**Assignment**
Filter the data for lines with the word "active" and copy those lines.

Saved entries
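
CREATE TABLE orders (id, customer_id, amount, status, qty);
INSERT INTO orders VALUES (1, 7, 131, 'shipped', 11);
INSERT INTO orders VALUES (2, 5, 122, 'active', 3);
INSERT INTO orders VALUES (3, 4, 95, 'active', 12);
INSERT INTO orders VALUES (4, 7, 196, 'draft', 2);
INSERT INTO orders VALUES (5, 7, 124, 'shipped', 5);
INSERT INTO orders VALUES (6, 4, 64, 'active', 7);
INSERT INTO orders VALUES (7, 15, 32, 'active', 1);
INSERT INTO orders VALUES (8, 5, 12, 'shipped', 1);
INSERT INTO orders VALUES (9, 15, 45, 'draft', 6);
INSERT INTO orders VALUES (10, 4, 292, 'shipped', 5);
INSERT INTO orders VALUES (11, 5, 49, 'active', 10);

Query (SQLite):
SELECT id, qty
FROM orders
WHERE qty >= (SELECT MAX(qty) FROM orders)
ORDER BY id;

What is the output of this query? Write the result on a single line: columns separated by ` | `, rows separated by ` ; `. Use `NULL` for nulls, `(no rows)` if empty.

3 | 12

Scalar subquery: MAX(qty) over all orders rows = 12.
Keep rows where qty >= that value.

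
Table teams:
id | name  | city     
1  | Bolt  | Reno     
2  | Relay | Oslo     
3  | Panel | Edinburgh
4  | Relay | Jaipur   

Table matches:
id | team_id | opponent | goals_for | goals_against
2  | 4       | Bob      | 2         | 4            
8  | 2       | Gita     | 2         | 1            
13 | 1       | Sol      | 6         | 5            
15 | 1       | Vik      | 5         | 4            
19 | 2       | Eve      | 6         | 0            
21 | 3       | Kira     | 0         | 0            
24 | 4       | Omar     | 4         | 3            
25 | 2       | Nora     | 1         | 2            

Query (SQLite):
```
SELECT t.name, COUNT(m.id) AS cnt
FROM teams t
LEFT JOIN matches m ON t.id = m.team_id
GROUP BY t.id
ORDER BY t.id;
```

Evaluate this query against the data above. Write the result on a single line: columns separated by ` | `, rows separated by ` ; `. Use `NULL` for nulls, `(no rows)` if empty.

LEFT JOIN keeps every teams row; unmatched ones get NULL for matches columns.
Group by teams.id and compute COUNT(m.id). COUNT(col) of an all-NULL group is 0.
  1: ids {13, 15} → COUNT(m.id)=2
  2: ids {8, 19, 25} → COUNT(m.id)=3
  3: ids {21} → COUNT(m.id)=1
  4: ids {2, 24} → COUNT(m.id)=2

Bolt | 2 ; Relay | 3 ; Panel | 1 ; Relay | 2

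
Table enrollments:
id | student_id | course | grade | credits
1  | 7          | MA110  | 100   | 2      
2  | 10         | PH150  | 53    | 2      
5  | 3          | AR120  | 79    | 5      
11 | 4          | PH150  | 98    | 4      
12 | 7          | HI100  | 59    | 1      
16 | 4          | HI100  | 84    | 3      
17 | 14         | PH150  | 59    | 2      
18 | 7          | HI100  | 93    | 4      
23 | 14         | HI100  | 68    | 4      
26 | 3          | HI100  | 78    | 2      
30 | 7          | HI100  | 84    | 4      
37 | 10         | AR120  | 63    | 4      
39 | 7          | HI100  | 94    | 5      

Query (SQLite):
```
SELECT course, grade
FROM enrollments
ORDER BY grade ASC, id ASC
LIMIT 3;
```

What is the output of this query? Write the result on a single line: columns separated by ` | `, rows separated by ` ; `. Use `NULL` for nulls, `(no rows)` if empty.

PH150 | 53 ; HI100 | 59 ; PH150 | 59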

**Answer space**
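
INSERT INTO orders VALUES (2, 5, 122, 'active', 3);
INSERT INTO orders VALUES (3, 4, 95, 'active', 12);
INSERT INTO orders VALUES (6, 4, 64, 'active', 7);
INSERT INTO orders VALUES (7, 15, 32, 'active', 1);
INSERT INTO orders VALUES (11, 5, 49, 'active', 10);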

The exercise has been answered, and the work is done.